_DATA SUPPLIED_
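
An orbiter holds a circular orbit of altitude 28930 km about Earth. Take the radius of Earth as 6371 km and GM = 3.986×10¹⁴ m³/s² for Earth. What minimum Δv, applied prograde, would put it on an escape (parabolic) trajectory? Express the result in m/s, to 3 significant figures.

Δv ≈ 1390 m/s

r = 6371 + 28930 = 35301 km = 3.5301×10⁷ m.
Circular speed v_c = √(μ/r) = 3360 m/s.
Escape speed v_esc = √(2μ/r) = √2 × v_c = 4752 m/s.
Δv = v_esc − v_c = 1392 m/s.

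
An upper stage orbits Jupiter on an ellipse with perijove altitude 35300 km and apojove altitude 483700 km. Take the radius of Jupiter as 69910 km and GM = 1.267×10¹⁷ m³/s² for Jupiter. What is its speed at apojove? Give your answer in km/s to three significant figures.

r_p = 69910 + 35300 = 105210 km = 1.0521×10⁸ m.
r_a = 69910 + 483700 = 553610 km = 5.5361×10⁸ m.
Semi-major axis a = (r_p + r_a)/2 = 3.2941×10⁵ km = 3.294×10⁸ m.
Vis-viva: v² = μ(2/r − 1/a) = 1.267×10¹⁷ × (3.613×10⁻⁹ − 3.036×10⁻⁹) = 7.310×10⁷ m²/s².
v = 8550 m/s = 8.550 km/s.

v ≈ 8.55 km/s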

_WORK TASK_
Starting with the line that contains "An upper stage", copy each line through the end of the data exactly, and leave out all earlier lines.

_REPLY_
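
An upper stage orbits Jupiter on an ellipse with perijove altitude 35300 km and apojove altitude 483700 km. Take the radius of Jupiter as 69910 km and GM = 1.267×10¹⁷ m³/s² for Jupiter. What is its speed at apojove? Give your answer in km/s to three significant figures.

r_p = 69910 + 35300 = 105210 km = 1.0521×10⁸ m.
r_a = 69910 + 483700 = 553610 km = 5.5361×10⁸ m.
Semi-major axis a = (r_p + r_a)/2 = 3.2941×10⁵ km = 3.294×10⁸ m.
Vis-viva: v² = μ(2/r − 1/a) = 1.267×10¹⁷ × (3.613×10⁻⁹ − 3.036×10⁻⁹) = 7.310×10⁷ m²/s².
v = 8550 m/s = 8.550 km/s.

v ≈ 8.55 km/s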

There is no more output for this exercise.